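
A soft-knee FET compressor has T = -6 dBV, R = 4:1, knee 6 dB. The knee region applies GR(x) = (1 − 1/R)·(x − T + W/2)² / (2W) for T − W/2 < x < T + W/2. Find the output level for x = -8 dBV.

-8.0625 dBV

x − T + W/2 = -8 − (-6) + 3 = 1.
GR = (1 − 1/4) × 1² / 12 = 0.75 × 1 / 12 = 0.0625 dB.
Output = -8 − 0.0625 = -8.0625 dBV.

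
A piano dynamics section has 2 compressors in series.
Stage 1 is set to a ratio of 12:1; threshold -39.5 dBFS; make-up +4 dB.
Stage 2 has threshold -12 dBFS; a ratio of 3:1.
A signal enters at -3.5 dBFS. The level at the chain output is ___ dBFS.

-32.5 dBFS

Stage 1: -3.5 dBFS is 36 dB over -39.5 dBFS; at 12:1 that becomes 3 dB over, giving -36.5 dBFS; +4 dB make-up → -32.5 dBFS.
Stage 2: -32.5 dBFS ≤ -12 dBFS, so stage 2 doesn't engage; output -32.5 dBFS.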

____

> [Required work]
Retype each entry exactly.

> [Exercise answer]
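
A soft-knee FET compressor has T = -6 dBV, R = 4:1, knee 6 dB. The knee region applies GR(x) = (1 − 1/R)·(x − T + W/2)² / (2W) for T − W/2 < x < T + W/2. Find the output level for x = -8 dBV.

-8.0625 dBV

x − T + W/2 = -8 − (-6) + 3 = 1.
GR = (1 − 1/4) × 1² / 12 = 0.75 × 1 / 12 = 0.0625 dB.
Output = -8 − 0.0625 = -8.0625 dBV.

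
A piano dynamics section has 2 compressors in series.
Stage 1 is set to a ratio of 12:1; threshold -39.5 dBFS; make-up +4 dB.
Stage 2 has threshold -12 dBFS; a ratio of 3:1.
A signal enters at -3.5 dBFS. The level at the chain output is ___ dBFS.

-32.5 dBFS

Stage 1: -3.5 dBFS is 36 dB over -39.5 dBFS; at 12:1 that becomes 3 dB over, giving -36.5 dBFS; +4 dB make-up → -32.5 dBFS.
Stage 2: -32.5 dBFS ≤ -12 dBFS, so stage 2 doesn't engage; output -32.5 dBFS.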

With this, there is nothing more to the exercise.